WHAT IS NEEDED:
Print the listing that follows, character for character.

RECORDS FOR THE EXERCISE:

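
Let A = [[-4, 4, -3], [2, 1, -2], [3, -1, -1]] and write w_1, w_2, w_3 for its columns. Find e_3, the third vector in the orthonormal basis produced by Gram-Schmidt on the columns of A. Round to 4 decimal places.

e_1 = w_1/‖w_1‖ = (-4, 2, 3)/5.3852 = (-0.7428, 0.3714, 0.5571).
r_{12} = e_1·w_2 = -3.1568.
u_2 = w_2 + 3.1568·e_1 = (1.6552, 2.1724, 0.7586).
‖u_2‖ = 2.8345, so e_2 = (0.5839, 0.7664, 0.2676).
r_{13} = e_1·w_3 = 0.9285; r_{23} = e_2·w_3 = -3.5523.
u_3 = w_3 − 0.9285·e_1 + 3.5523·e_2 = (-0.2361, 0.3777, -0.5665).
‖u_3‖ = 0.7206, so e_3 = (-0.3276, 0.5241, -0.7861).

e_3 = (-0.3276, 0.5241, -0.7861)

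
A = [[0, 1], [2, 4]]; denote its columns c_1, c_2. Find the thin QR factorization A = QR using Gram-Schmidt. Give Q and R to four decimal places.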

EXERCISE RESPONSE:
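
Let A = [[-4, 4, -3], [2, 1, -2], [3, -1, -1]] and write w_1, w_2, w_3 for its columns. Find e_3, the third vector in the orthonormal basis produced by Gram-Schmidt on the columns of A. Round to 4 decimal places.

e_1 = w_1/‖w_1‖ = (-4, 2, 3)/5.3852 = (-0.7428, 0.3714, 0.5571).
r_{12} = e_1·w_2 = -3.1568.
u_2 = w_2 + 3.1568·e_1 = (1.6552, 2.1724, 0.7586).
‖u_2‖ = 2.8345, so e_2 = (0.5839, 0.7664, 0.2676).
r_{13} = e_1·w_3 = 0.9285; r_{23} = e_2·w_3 = -3.5523.
u_3 = w_3 − 0.9285·e_1 + 3.5523·e_2 = (-0.2361, 0.3777, -0.5665).
‖u_3‖ = 0.7206, so e_3 = (-0.3276, 0.5241, -0.7861).

e_3 = (-0.3276, 0.5241, -0.7861)

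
A = [[0, 1], [2, 4]]; denote its columns c_1, c_2. Find the thin QR factorization A = QR using Gram-Schmidt. Give Q and R to four decimal places.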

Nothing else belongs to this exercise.